:: What is required ::
All lines from the one containing "- X before Y: X" down to the one containing "- proc2: Mon 08:00–Thu 03:00", both ends included, are to be given again exactly; omit the rest of the listing below.

:: Data listing ::

========

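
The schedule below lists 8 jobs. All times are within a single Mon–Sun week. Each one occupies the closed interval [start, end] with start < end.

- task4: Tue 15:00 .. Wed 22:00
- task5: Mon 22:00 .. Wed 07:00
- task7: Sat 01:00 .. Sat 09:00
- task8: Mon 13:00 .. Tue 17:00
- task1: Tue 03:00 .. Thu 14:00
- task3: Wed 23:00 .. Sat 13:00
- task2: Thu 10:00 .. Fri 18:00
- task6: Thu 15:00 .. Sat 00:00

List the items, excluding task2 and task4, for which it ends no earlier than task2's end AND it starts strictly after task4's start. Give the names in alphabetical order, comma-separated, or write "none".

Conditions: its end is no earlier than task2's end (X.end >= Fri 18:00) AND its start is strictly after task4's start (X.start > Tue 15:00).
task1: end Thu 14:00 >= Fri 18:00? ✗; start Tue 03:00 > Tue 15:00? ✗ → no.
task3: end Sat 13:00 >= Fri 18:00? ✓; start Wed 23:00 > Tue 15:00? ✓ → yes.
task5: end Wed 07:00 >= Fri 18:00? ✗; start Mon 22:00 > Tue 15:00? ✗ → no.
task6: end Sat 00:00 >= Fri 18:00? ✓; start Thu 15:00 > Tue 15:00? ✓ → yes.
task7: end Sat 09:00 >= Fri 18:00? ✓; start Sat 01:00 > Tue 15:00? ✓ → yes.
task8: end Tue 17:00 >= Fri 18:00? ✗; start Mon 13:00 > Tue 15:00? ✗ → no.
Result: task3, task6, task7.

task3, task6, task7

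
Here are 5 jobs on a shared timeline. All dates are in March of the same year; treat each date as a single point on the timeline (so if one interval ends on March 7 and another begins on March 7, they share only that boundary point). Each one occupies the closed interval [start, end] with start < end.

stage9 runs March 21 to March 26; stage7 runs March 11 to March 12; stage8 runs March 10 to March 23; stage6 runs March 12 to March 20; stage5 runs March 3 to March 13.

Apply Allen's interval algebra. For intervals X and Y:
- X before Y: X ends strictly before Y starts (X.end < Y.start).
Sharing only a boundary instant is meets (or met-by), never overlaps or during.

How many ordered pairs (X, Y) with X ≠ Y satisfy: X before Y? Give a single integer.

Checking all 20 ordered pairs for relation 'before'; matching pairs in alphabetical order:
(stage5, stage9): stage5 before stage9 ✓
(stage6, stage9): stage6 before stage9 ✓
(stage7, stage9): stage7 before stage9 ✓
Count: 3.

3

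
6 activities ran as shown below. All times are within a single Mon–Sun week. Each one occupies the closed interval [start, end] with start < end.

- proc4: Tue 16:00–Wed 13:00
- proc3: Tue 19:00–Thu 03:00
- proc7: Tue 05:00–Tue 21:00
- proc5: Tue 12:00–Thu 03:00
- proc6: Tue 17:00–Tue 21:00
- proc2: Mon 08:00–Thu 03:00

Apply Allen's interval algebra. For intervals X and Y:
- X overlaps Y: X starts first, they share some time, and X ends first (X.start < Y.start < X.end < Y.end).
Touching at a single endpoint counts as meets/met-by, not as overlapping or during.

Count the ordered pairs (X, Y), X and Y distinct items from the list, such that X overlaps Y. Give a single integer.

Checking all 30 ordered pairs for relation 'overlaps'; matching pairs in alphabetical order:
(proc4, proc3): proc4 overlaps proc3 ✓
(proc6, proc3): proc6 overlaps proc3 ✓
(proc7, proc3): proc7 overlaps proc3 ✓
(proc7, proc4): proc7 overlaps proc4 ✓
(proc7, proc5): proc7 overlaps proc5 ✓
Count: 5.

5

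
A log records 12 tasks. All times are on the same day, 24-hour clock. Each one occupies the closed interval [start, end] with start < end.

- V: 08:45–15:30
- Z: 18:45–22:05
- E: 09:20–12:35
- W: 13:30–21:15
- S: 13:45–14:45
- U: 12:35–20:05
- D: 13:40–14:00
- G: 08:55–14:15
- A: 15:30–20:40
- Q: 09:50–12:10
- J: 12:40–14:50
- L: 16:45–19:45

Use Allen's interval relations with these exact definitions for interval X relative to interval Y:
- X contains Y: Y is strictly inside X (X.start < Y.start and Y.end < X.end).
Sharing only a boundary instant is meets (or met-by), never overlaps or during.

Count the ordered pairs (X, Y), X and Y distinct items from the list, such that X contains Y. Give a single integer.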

========

:: Task solution ::
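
- X before Y: X ends strictly before Y starts (X.end < Y.start).
Sharing only a boundary instant is meets (or met-by), never overlaps or during.

How many ordered pairs (X, Y) with X ≠ Y satisfy: X before Y? Give a single integer.

Checking all 20 ordered pairs for relation 'before'; matching pairs in alphabetical order:
(stage5, stage9): stage5 before stage9 ✓
(stage6, stage9): stage6 before stage9 ✓
(stage7, stage9): stage7 before stage9 ✓
Count: 3.

3

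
6 activities ran as shown below. All times are within a single Mon–Sun week. Each one occupies the closed interval [start, end] with start < end.

- proc4: Tue 16:00–Wed 13:00
- proc3: Tue 19:00–Thu 03:00
- proc7: Tue 05:00–Tue 21:00
- proc5: Tue 12:00–Thu 03:00
- proc6: Tue 17:00–Tue 21:00
- proc2: Mon 08:00–Thu 03:00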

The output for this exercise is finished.